RECORDED INFORMATION START

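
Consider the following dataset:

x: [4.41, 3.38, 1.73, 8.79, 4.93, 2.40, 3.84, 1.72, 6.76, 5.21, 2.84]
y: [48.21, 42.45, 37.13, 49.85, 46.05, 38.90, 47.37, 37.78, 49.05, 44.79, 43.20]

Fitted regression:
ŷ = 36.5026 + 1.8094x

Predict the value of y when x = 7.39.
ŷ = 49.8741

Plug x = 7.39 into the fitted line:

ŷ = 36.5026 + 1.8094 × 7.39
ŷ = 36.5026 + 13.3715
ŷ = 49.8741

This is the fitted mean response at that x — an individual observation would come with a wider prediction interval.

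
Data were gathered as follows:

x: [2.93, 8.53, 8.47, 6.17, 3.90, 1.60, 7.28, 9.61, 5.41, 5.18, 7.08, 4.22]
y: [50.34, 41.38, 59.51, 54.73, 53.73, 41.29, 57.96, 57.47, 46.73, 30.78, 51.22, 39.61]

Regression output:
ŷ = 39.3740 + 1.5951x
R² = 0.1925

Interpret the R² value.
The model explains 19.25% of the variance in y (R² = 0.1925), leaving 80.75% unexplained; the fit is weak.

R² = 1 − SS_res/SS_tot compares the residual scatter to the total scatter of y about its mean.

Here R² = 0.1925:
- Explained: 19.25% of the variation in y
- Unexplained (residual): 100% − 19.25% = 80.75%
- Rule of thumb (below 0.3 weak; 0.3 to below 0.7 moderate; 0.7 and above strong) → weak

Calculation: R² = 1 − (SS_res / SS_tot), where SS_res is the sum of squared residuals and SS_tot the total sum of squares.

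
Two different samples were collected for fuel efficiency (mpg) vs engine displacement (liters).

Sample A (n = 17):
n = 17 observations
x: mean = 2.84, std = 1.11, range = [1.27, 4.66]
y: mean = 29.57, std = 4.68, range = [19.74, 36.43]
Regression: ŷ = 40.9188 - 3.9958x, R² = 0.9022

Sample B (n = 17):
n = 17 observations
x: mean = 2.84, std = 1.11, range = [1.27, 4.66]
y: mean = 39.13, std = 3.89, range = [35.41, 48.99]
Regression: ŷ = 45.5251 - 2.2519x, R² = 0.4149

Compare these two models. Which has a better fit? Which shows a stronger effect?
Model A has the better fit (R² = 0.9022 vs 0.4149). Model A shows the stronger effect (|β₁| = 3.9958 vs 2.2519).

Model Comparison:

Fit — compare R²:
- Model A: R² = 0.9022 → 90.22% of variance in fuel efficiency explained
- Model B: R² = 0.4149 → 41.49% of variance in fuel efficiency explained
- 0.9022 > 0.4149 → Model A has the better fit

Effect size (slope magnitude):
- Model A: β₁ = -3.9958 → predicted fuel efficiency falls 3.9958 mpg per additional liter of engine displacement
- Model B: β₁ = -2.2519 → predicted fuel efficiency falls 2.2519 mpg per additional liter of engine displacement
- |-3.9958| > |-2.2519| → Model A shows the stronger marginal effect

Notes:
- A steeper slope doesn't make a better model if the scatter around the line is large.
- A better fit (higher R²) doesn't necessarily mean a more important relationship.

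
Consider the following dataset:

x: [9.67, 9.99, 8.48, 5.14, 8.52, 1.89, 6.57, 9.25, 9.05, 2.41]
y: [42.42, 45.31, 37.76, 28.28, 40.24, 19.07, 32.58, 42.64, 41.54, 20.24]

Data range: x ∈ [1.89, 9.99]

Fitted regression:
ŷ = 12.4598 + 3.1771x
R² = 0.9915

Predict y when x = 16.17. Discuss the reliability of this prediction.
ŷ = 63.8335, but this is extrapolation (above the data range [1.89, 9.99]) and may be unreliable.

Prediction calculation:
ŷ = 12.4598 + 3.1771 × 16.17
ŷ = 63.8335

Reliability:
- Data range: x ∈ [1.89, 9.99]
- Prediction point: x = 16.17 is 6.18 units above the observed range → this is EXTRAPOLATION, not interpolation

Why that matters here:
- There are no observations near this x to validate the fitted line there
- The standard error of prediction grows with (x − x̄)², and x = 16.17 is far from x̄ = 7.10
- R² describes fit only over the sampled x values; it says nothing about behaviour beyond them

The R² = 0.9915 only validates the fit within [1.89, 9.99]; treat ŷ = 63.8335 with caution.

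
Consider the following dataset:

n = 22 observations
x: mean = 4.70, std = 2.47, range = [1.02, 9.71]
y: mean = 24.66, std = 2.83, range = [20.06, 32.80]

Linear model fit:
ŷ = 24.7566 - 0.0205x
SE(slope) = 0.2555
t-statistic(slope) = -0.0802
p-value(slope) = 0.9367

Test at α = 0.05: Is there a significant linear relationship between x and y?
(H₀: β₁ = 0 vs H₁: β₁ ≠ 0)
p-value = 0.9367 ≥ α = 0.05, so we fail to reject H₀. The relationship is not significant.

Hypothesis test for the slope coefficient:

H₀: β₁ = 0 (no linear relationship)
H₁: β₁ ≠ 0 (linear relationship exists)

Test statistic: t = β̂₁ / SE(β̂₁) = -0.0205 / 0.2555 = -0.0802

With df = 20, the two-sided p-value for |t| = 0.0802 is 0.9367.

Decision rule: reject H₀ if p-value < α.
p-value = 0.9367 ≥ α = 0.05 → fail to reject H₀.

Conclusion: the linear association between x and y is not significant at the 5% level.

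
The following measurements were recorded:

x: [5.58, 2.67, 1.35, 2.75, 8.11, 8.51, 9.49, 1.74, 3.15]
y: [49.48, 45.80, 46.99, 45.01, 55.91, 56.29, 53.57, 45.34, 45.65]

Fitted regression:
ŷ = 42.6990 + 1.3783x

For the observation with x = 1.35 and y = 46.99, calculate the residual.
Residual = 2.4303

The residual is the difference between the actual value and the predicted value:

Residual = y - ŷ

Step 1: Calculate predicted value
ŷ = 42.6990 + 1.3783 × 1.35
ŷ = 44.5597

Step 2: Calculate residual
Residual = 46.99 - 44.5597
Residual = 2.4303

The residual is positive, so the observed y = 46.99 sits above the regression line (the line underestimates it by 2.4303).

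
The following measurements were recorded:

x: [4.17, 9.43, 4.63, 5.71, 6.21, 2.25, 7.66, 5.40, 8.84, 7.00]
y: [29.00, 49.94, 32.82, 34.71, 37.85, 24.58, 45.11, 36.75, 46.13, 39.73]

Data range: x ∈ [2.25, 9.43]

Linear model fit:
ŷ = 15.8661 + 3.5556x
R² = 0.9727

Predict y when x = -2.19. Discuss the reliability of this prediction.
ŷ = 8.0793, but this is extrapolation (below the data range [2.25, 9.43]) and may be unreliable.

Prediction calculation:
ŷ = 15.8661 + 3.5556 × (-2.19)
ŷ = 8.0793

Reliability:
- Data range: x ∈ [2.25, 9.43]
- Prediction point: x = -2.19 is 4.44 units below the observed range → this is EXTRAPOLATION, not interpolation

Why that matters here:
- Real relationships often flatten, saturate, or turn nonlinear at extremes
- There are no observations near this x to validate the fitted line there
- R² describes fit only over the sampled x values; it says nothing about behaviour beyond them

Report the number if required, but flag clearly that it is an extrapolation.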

RECORDED INFORMATION END

> [ASSIGNMENT] From the entries above, give again exactly the lines running from the line with "(H₀: β₁ = 0 vs H₁: β₁ ≠ 0)" to the line with "ŷ = 42.6990 + 1.3783x"; include both of those lines.

> [COMPLETED EXERCISE]
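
(H₀: β₁ = 0 vs H₁: β₁ ≠ 0)
p-value = 0.9367 ≥ α = 0.05, so we fail to reject H₀. The relationship is not significant.

Hypothesis test for the slope coefficient:

H₀: β₁ = 0 (no linear relationship)
H₁: β₁ ≠ 0 (linear relationship exists)

Test statistic: t = β̂₁ / SE(β̂₁) = -0.0205 / 0.2555 = -0.0802

With df = 20, the two-sided p-value for |t| = 0.0802 is 0.9367.

Decision rule: reject H₀ if p-value < α.
p-value = 0.9367 ≥ α = 0.05 → fail to reject H₀.

Conclusion: the linear association between x and y is not significant at the 5% level.

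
The following measurements were recorded:

x: [5.58, 2.67, 1.35, 2.75, 8.11, 8.51, 9.49, 1.74, 3.15]
y: [49.48, 45.80, 46.99, 45.01, 55.91, 56.29, 53.57, 45.34, 45.65]

Fitted regression:
ŷ = 42.6990 + 1.3783x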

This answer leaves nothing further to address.